## [Problem description]
Across all the records, filter for lines with the word "Consider" and copy them.

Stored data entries
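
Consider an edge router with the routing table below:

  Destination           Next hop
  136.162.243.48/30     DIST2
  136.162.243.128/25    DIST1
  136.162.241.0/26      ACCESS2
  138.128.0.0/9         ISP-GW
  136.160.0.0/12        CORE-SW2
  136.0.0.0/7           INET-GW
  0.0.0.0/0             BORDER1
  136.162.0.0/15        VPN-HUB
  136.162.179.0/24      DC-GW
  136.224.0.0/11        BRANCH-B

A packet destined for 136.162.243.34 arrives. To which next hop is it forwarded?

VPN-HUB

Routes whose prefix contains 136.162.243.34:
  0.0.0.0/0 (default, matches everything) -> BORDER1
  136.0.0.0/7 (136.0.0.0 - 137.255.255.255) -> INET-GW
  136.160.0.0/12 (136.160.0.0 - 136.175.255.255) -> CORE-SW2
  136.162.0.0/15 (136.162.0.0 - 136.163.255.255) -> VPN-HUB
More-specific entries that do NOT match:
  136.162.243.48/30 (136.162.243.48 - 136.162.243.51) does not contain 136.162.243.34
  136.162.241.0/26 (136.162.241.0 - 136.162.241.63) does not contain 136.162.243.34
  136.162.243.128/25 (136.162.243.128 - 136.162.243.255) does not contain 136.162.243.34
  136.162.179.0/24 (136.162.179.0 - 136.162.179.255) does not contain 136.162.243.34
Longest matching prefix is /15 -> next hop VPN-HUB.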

--

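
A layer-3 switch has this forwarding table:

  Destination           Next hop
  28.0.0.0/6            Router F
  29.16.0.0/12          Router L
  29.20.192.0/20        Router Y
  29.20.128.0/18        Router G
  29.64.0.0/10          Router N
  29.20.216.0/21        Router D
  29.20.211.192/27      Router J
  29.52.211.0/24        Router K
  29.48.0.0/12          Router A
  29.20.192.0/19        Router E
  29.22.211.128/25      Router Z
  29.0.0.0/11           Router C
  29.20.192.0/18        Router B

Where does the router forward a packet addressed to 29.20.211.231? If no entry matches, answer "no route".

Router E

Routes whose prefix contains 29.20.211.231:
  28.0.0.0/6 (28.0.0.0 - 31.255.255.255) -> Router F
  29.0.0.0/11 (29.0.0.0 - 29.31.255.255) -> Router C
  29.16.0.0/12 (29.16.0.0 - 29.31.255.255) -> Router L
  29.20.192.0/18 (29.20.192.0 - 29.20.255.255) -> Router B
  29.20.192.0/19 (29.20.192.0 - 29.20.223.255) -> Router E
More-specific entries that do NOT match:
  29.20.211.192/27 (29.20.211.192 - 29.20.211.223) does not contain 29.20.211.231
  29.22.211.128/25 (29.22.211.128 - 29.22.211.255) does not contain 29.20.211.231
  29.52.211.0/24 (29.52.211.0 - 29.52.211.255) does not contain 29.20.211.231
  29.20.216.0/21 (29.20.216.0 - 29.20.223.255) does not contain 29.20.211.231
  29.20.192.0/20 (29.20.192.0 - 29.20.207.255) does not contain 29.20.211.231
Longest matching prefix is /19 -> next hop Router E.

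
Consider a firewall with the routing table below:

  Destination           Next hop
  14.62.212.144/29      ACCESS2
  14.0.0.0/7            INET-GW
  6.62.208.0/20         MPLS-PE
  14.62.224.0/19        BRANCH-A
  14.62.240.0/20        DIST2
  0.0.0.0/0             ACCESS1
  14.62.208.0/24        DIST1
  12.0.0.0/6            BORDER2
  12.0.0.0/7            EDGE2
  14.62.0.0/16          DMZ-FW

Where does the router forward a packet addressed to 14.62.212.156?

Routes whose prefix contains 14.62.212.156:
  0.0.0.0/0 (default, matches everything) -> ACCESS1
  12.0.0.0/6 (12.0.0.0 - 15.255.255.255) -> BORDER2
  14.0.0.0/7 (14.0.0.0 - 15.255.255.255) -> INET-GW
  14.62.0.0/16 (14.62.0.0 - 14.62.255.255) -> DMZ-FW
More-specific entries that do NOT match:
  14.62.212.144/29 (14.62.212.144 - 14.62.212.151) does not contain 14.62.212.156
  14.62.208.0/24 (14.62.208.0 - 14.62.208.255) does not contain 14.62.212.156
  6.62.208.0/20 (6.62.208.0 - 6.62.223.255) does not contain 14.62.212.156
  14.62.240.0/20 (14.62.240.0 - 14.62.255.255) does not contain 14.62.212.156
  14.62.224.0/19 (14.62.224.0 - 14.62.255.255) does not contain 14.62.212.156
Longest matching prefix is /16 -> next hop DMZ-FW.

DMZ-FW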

## [Response to the exercise]
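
Consider an edge router with the routing table below:
Consider a firewall with the routing table below: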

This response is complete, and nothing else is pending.